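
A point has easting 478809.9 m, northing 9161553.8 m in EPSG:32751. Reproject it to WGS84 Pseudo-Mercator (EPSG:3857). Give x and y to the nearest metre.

Unproject from UTM 51S (λ₀ = 123°) → φ = -7.58519991°, λ = 122.80790044°.
Web Mercator (R = 6378137 m): x = 13670912.942 m, y = -846857.923 m.

x 13670913 m, y -846858 m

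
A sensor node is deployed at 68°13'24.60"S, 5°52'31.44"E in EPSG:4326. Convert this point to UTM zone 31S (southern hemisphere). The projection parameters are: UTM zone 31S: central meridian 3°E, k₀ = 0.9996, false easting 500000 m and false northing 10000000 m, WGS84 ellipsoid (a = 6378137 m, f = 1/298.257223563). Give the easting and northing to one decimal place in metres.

E 619008.9 m, N 2429443.2 m

Zone 31 central meridian λ₀ = 6×31 − 183 = 3°; Δλ = +2.8754°.
Transverse Mercator on WGS84 with k₀ = 0.9996 gives E = 619008.911 m, N = 2429443.220 m.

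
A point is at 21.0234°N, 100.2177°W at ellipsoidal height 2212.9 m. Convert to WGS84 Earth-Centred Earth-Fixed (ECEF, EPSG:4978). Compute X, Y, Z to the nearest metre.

WGS84: a = 6378137 m, e² = 0.006694380; N(φ) = a/√(1−e²sin²φ) = 6380886.393 m.
X = (N+h)·cosφ·cosλ = -1056918.111 m; Y = (N+h)·cosφ·sinλ = -5863709.849 m; Z = (N(1−e²)+h)·sinφ = 2274607.409 m.

X -1056918 m, Y -5863710 m, Z 2274607 m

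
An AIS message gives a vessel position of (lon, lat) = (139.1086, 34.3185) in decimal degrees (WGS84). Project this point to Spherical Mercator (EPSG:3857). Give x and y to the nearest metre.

x 15485499 m, y 4071649 m

Web Mercator is spherical with R = a = 6378137 m.
x = R·λ = 6378137 × 2.427903088 = 15485498.517 m.
y = R·ln tan(π/4 + φ/2) = 6378137 × 0.638375970 = 4071649.394 m.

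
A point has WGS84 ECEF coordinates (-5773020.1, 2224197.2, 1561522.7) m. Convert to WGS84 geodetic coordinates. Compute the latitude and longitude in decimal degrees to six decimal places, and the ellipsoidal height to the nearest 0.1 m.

lat 14.257200°, lon 158.929600°, h 3836.9 m

λ = atan2(Y, X) = 158.92960028°; p = √(X²+Y²) = 6186664.2 m.
Bowring's method on WGS84 (a = 6378137 m, b = 6356752.314 m) gives φ = 14.25720040°, h = 3836.890 m.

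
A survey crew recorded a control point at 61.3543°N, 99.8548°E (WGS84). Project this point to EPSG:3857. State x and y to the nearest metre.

Web Mercator is spherical with R = a = 6378137 m.
x = R·λ = 6378137 × 1.742795034 = 11115785.489 m.
y = R·ln tan(π/4 + φ/2) = 6378137 × 1.365231484 = 8707633.444 m.

x 11115785 m, y 8707633 m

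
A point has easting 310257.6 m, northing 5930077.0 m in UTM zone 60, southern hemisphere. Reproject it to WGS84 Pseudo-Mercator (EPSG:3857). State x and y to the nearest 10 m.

Unproject from UTM 60S (λ₀ = 177°) → φ = -36.75609975°, λ = 174.87439951°.
Web Mercator (R = 6378137 m): x = 19466929.107 m, y = -4405164.546 m.

x 19466930 m, y -4405160 m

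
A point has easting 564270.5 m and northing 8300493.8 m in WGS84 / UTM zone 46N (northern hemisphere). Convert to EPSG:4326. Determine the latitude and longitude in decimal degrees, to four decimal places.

lat 74.7822°, lon 95.1940°

Zone 46N: λ₀ = 93°, k₀ = 0.9996, false easting 500000 m.
Meridian distance M = (N − FN)/k₀ = 8303815.3 m.
Inverse transverse Mercator on WGS84 gives φ = 74.78219961°, λ = 95.19400156°.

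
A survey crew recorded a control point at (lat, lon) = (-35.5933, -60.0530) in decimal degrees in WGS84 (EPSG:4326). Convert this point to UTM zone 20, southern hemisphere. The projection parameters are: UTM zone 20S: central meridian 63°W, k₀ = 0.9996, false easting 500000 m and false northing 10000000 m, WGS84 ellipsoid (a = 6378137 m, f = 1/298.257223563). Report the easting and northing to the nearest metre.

E 767001 m, N 6057160 m

Zone 20 central meridian λ₀ = 6×20 − 183 = -63°; Δλ = +2.9470°.
Transverse Mercator on WGS84 with k₀ = 0.9996 gives E = 767001.427 m, N = 6057160.379 m.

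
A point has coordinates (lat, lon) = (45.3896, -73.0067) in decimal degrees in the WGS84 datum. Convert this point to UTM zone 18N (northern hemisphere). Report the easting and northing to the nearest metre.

E 656034 m, N 5028164 m

Zone 18 central meridian λ₀ = 6×18 − 183 = -75°; Δλ = +1.9933°.
Transverse Mercator on WGS84 with k₀ = 0.9996 gives E = 656033.821 m, N = 5028164.115 m.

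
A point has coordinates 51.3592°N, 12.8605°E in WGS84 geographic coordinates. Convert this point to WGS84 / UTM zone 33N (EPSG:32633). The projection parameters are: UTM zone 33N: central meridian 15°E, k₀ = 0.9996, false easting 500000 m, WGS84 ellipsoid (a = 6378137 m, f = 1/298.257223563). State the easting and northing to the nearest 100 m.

E 351000 m, N 5691900 m

Zone 33 central meridian λ₀ = 6×33 − 183 = 15°; Δλ = -2.1395°.
Transverse Mercator on WGS84 with k₀ = 0.9996 gives E = 351041.881 m, N = 5691943.257 m.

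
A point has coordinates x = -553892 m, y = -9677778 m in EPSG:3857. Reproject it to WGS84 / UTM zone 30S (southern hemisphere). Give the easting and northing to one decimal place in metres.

E 407758.8 m, N 2760878.4 m

Web Mercator inverse (R = 6378137 m) → φ = -65.26220187°, λ = -4.97569649°.
UTM 30S forward: E = 407758.848 m, N = 2760878.426 m.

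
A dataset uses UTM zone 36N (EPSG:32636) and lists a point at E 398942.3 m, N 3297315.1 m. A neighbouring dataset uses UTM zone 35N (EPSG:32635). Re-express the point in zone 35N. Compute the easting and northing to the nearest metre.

UTM 36N → geographic: φ = 29.80209974°, λ = 31.95430015°.
UTM 35N (λ₀ = 27°) forward: E = 979080.066 m, N = 3307167.364 m.

E 979080 m, N 3307167 m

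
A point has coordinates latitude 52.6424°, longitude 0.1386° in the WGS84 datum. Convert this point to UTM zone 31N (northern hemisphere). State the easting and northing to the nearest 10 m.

Zone 31 central meridian λ₀ = 6×31 − 183 = 3°; Δλ = -2.8614°.
Transverse Mercator on WGS84 with k₀ = 0.9996 gives E = 306408.737 m, N = 5836335.490 m.

E 306410 m, N 5836340 m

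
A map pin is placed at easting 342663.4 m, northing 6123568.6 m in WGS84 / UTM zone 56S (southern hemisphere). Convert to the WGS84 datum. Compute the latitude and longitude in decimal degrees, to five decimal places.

lat -35.01830°, lon 151.27550°

Zone 56S: λ₀ = 153°, k₀ = 0.9996, false easting 500000 m, false northing 10000000 m.
Meridian distance M = (N − FN)/k₀ = -3877982.6 m.
Inverse transverse Mercator on WGS84 gives φ = -35.01829974°, λ = 151.27550018°.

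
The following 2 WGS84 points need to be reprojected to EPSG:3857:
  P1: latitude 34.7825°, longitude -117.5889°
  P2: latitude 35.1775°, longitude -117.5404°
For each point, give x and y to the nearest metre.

Web Mercator: x = R·λ, y = R·ln tan(π/4+φ/2), R = 6378137 m.
P1 (34.7825°, -117.5889°) → (-13089936.471, 4134362.905) m.
P2 (35.1775°, -117.5404°) → (-13084537.476, 4188028.924) m.

P1: x -13089936 m, y 4134363 m; P2: x -13084537 m, y 4188029 m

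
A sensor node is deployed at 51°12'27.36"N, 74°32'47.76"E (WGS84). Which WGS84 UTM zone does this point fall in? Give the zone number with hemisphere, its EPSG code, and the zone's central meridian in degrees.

UTM zone = ⌊(λ + 180)/6⌋ + 1; 74.5466° ∈ [72°, 78°) → zone 43.
Hemisphere: N (φ ≥ 0).
Central meridian λ₀ = 6×43 − 183 = 75°.
EPSG code: 32643.

Zone 43N (EPSG:32643), central meridian 75°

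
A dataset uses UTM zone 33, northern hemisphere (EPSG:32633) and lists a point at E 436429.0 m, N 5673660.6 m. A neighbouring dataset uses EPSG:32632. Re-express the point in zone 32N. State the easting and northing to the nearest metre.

UTM 33N → geographic: φ = 51.21079979°, λ = 14.08989957°.
UTM 32N (λ₀ = 9°) forward: E = 855434.707 m, N = 5685587.315 m.

E 855435 m, N 5685587 m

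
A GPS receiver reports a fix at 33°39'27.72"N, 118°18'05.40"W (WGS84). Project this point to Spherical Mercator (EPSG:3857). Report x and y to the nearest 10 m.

Web Mercator is spherical with R = a = 6378137 m.
x = R·λ = 6378137 × -2.064750685 = -13169262.740 m.
y = R·ln tan(π/4 + φ/2) = 6378137 × 0.624466296 = 3982931.587 m.

x -13169260 m, y 3982930 m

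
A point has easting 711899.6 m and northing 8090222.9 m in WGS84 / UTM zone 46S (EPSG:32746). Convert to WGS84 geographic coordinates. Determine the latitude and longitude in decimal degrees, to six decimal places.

Zone 46S: λ₀ = 93°, k₀ = 0.9996, false easting 500000 m, false northing 10000000 m.
Meridian distance M = (N − FN)/k₀ = -1910541.3 m.
Inverse transverse Mercator on WGS84 gives φ = -17.26330009°, λ = 94.99319976°.

lat -17.263300°, lon 94.993200°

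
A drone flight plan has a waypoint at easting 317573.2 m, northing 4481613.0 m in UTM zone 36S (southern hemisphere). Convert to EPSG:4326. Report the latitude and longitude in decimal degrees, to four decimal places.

lat -49.7902°, lon 30.4654°

Zone 36S: λ₀ = 33°, k₀ = 0.9996, false easting 500000 m, false northing 10000000 m.
Meridian distance M = (N − FN)/k₀ = -5520595.2 m.
Inverse transverse Mercator on WGS84 gives φ = -49.79019986°, λ = 30.46539954°.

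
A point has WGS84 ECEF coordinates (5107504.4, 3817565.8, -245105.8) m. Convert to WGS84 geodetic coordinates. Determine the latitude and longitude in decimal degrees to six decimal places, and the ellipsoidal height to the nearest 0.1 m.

λ = atan2(Y, X) = 36.77600032°; p = √(X²+Y²) = 6376551.6 m.
Bowring's method on WGS84 (a = 6378137 m, b = 6356752.314 m) gives φ = -2.21610003°, h = 3155.296 m.

lat -2.216100°, lon 36.776000°, h 3155.3 m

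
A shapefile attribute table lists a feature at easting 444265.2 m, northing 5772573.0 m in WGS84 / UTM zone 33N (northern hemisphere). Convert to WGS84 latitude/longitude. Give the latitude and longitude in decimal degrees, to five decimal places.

lat 52.10090°, lon 14.18630°

Zone 33N: λ₀ = 15°, k₀ = 0.9996, false easting 500000 m.
Meridian distance M = (N − FN)/k₀ = 5774883.0 m.
Inverse transverse Mercator on WGS84 gives φ = 52.10090000°, λ = 14.18630017°.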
————————
**What you are asked to do**
Write out, exactly as given, the line containing "(5107504.4, 3817565.8, -245105.8)" and every line after it to the end of the records. Include nothing else.

**Answer**
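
A point has WGS84 ECEF coordinates (5107504.4, 3817565.8, -245105.8) m. Convert to WGS84 geodetic coordinates. Determine the latitude and longitude in decimal degrees to six decimal places, and the ellipsoidal height to the nearest 0.1 m.

λ = atan2(Y, X) = 36.77600032°; p = √(X²+Y²) = 6376551.6 m.
Bowring's method on WGS84 (a = 6378137 m, b = 6356752.314 m) gives φ = -2.21610003°, h = 3155.296 m.

lat -2.216100°, lon 36.776000°, h 3155.3 m

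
A shapefile attribute table lists a feature at easting 444265.2 m, northing 5772573.0 m in WGS84 / UTM zone 33N (northern hemisphere). Convert to WGS84 latitude/longitude. Give the latitude and longitude in decimal degrees, to five decimal places.

lat 52.10090°, lon 14.18630°

Zone 33N: λ₀ = 15°, k₀ = 0.9996, false easting 500000 m.
Meridian distance M = (N − FN)/k₀ = 5774883.0 m.
Inverse transverse Mercator on WGS84 gives φ = 52.10090000°, λ = 14.18630017°.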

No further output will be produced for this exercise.